Collected data entries

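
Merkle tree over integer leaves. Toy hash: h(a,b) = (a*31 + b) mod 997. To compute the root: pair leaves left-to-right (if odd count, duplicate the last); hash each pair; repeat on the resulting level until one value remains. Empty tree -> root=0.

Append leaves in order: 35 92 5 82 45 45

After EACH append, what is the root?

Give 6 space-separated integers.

After append 35 (leaves=[35]):
  L0: [35]
  root=35
After append 92 (leaves=[35, 92]):
  L0: [35, 92]
  L1: h(35,92)=(35*31+92)%997=180 -> [180]
  root=180
After append 5 (leaves=[35, 92, 5]):
  L0: [35, 92, 5]
  L1: h(35,92)=(35*31+92)%997=180 h(5,5)=(5*31+5)%997=160 -> [180, 160]
  L2: h(180,160)=(180*31+160)%997=755 -> [755]
  root=755
After append 82 (leaves=[35, 92, 5, 82]):
  L0: [35, 92, 5, 82]
  L1: h(35,92)=(35*31+92)%997=180 h(5,82)=(5*31+82)%997=237 -> [180, 237]
  L2: h(180,237)=(180*31+237)%997=832 -> [832]
  root=832
After append 45 (leaves=[35, 92, 5, 82, 45]):
  L0: [35, 92, 5, 82, 45]
  L1: h(35,92)=(35*31+92)%997=180 h(5,82)=(5*31+82)%997=237 h(45,45)=(45*31+45)%997=443 -> [180, 237, 443]
  L2: h(180,237)=(180*31+237)%997=832 h(443,443)=(443*31+443)%997=218 -> [832, 218]
  L3: h(832,218)=(832*31+218)%997=88 -> [88]
  root=88
After append 45 (leaves=[35, 92, 5, 82, 45, 45]):
  L0: [35, 92, 5, 82, 45, 45]
  L1: h(35,92)=(35*31+92)%997=180 h(5,82)=(5*31+82)%997=237 h(45,45)=(45*31+45)%997=443 -> [180, 237, 443]
  L2: h(180,237)=(180*31+237)%997=832 h(443,443)=(443*31+443)%997=218 -> [832, 218]
  L3: h(832,218)=(832*31+218)%997=88 -> [88]
  root=88

Answer: 35 180 755 832 88 88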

### [YOUR TASK]
Retyping every entry exactly is the whole of the task.

### [RESULT OF THE TASK]
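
Merkle tree over integer leaves. Toy hash: h(a,b) = (a*31 + b) mod 997. To compute the root: pair leaves left-to-right (if odd count, duplicate the last); hash each pair; repeat on the resulting level until one value remains. Empty tree -> root=0.

Append leaves in order: 35 92 5 82 45 45

After EACH append, what is the root?

Give 6 space-separated integers.

After append 35 (leaves=[35]):
  L0: [35]
  root=35
After append 92 (leaves=[35, 92]):
  L0: [35, 92]
  L1: h(35,92)=(35*31+92)%997=180 -> [180]
  root=180
After append 5 (leaves=[35, 92, 5]):
  L0: [35, 92, 5]
  L1: h(35,92)=(35*31+92)%997=180 h(5,5)=(5*31+5)%997=160 -> [180, 160]
  L2: h(180,160)=(180*31+160)%997=755 -> [755]
  root=755
After append 82 (leaves=[35, 92, 5, 82]):
  L0: [35, 92, 5, 82]
  L1: h(35,92)=(35*31+92)%997=180 h(5,82)=(5*31+82)%997=237 -> [180, 237]
  L2: h(180,237)=(180*31+237)%997=832 -> [832]
  root=832
After append 45 (leaves=[35, 92, 5, 82, 45]):
  L0: [35, 92, 5, 82, 45]
  L1: h(35,92)=(35*31+92)%997=180 h(5,82)=(5*31+82)%997=237 h(45,45)=(45*31+45)%997=443 -> [180, 237, 443]
  L2: h(180,237)=(180*31+237)%997=832 h(443,443)=(443*31+443)%997=218 -> [832, 218]
  L3: h(832,218)=(832*31+218)%997=88 -> [88]
  root=88
After append 45 (leaves=[35, 92, 5, 82, 45, 45]):
  L0: [35, 92, 5, 82, 45, 45]
  L1: h(35,92)=(35*31+92)%997=180 h(5,82)=(5*31+82)%997=237 h(45,45)=(45*31+45)%997=443 -> [180, 237, 443]
  L2: h(180,237)=(180*31+237)%997=832 h(443,443)=(443*31+443)%997=218 -> [832, 218]
  L3: h(832,218)=(832*31+218)%997=88 -> [88]
  root=88

Answer: 35 180 755 832 88 88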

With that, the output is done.